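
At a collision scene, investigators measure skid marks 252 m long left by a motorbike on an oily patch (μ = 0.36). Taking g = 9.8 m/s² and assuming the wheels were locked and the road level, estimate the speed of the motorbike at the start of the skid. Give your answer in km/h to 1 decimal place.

Initial speed ≈ 151.8 km/h

Deceleration a = μg = 0.36 × 9.8 = 3.528 m/s².
v = √(2a·d) = √(2 × 3.528 × 252) = √1778.112 = 42.1677 m/s.
= 42.1677 × 3.6 = 151.804 km/h.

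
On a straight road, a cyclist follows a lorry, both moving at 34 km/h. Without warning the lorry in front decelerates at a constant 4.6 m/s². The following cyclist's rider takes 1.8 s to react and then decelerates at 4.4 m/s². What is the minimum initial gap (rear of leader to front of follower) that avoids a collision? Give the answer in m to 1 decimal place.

34 km/h ÷ 3.6 = 9.4444 m/s.
Leader travels v²/(2a_L) = 89.197 / 9.200 = 9.695 m before stopping.
Follower covers v·t_r = 9.4444 × 1.8 = 17.000 m while reacting, then v²/(2a_F) = 89.197 / 8.800 = 10.136 m while braking, for a total of 17.000 + 10.136 = 27.136 m.
Since a_F ≤ a_L and the follower starts braking later, the follower is never slower than the leader, so the closest approach is when both have stopped.
Minimum gap = 27.136 − 9.695 = 17.441 m.

Minimum gap ≈ 17.4 m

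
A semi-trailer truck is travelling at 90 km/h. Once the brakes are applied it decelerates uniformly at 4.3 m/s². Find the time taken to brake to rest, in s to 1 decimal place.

Braking time ≈ 5.8 s

90 km/h ÷ 3.6 = 25.0000 m/s.
Braking time = v/a = 25.0000 / 4.300 = 5.814 s.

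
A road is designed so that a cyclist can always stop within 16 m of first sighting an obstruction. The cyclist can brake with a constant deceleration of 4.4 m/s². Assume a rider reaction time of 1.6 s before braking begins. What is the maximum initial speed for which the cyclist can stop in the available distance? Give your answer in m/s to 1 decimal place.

Stopping distance: v·t_r + v²/(2a) = 16 with t_r = 1.6 s and a = 4.400 m/s².
So v² + 14.080 v − 140.80 = 0.
Positive root: v = −a·t_r + √((a·t_r)² + 2a·d) = −7.040 + √(49.562 + 140.80) = 6.7572 m/s.

Maximum speed ≈ 6.8 m/s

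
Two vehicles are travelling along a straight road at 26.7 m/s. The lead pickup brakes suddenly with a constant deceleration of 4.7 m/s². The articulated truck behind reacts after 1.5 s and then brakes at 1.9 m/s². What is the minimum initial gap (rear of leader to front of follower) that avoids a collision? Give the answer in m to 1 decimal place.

Leader travels v²/(2a_L) = 712.890 / 9.400 = 75.839 m before stopping.
Follower covers v·t_r = 26.7000 × 1.5 = 40.050 m while reacting, then v²/(2a_F) = 712.890 / 3.800 = 187.603 m while braking, for a total of 40.050 + 187.603 = 227.653 m.
Since a_F ≤ a_L and the follower starts braking later, the follower is never slower than the leader, so the closest approach is when both have stopped.
Minimum gap = 227.653 − 75.839 = 151.814 m.

Minimum gap ≈ 151.8 m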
***
Description of the task —
All of the material must be given again exactly.

Task output —
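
At a collision scene, investigators measure skid marks 252 m long left by a motorbike on an oily patch (μ = 0.36). Taking g = 9.8 m/s² and assuming the wheels were locked and the road level, estimate the speed of the motorbike at the start of the skid. Give your answer in km/h to 1 decimal place.

Initial speed ≈ 151.8 km/h

Deceleration a = μg = 0.36 × 9.8 = 3.528 m/s².
v = √(2a·d) = √(2 × 3.528 × 252) = √1778.112 = 42.1677 m/s.
= 42.1677 × 3.6 = 151.804 km/h.

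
On a straight road, a cyclist follows a lorry, both moving at 34 km/h. Without warning the lorry in front decelerates at a constant 4.6 m/s². The following cyclist's rider takes 1.8 s to react and then decelerates at 4.4 m/s². What is the minimum initial gap (rear of leader to front of follower) that avoids a collision? Give the answer in m to 1 decimal place.

34 km/h ÷ 3.6 = 9.4444 m/s.
Leader travels v²/(2a_L) = 89.197 / 9.200 = 9.695 m before stopping.
Follower covers v·t_r = 9.4444 × 1.8 = 17.000 m while reacting, then v²/(2a_F) = 89.197 / 8.800 = 10.136 m while braking, for a total of 17.000 + 10.136 = 27.136 m.
Since a_F ≤ a_L and the follower starts braking later, the follower is never slower than the leader, so the closest approach is when both have stopped.
Minimum gap = 27.136 − 9.695 = 17.441 m.

Minimum gap ≈ 17.4 m

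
A semi-trailer truck is travelling at 90 km/h. Once the brakes are applied it decelerates uniformly at 4.3 m/s². Find the time taken to brake to rest, in s to 1 decimal place.

Braking time ≈ 5.8 s

90 km/h ÷ 3.6 = 25.0000 m/s.
Braking time = v/a = 25.0000 / 4.300 = 5.814 s.

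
A road is designed so that a cyclist can always stop within 16 m of first sighting an obstruction. The cyclist can brake with a constant deceleration of 4.4 m/s². Assume a rider reaction time of 1.6 s before braking begins. What is the maximum initial speed for which the cyclist can stop in the available distance? Give your answer in m/s to 1 decimal place.

Stopping distance: v·t_r + v²/(2a) = 16 with t_r = 1.6 s and a = 4.400 m/s².
So v² + 14.080 v − 140.80 = 0.
Positive root: v = −a·t_r + √((a·t_r)² + 2a·d) = −7.040 + √(49.562 + 140.80) = 6.7572 m/s.

Maximum speed ≈ 6.8 m/s

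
Two vehicles are travelling along a straight road at 26.7 m/s. The lead pickup brakes suddenly with a constant deceleration of 4.7 m/s². The articulated truck behind reacts after 1.5 s and then brakes at 1.9 m/s². What is the minimum initial gap (rear of leader to front of follower) that avoids a collision? Give the answer in m to 1 decimal place.

Leader travels v²/(2a_L) = 712.890 / 9.400 = 75.839 m before stopping.
Follower covers v·t_r = 26.7000 × 1.5 = 40.050 m while reacting, then v²/(2a_F) = 712.890 / 3.800 = 187.603 m while braking, for a total of 40.050 + 187.603 = 227.653 m.
Since a_F ≤ a_L and the follower starts braking later, the follower is never slower than the leader, so the closest approach is when both have stopped.
Minimum gap = 227.653 − 75.839 = 151.814 m.

Minimum gap ≈ 151.8 m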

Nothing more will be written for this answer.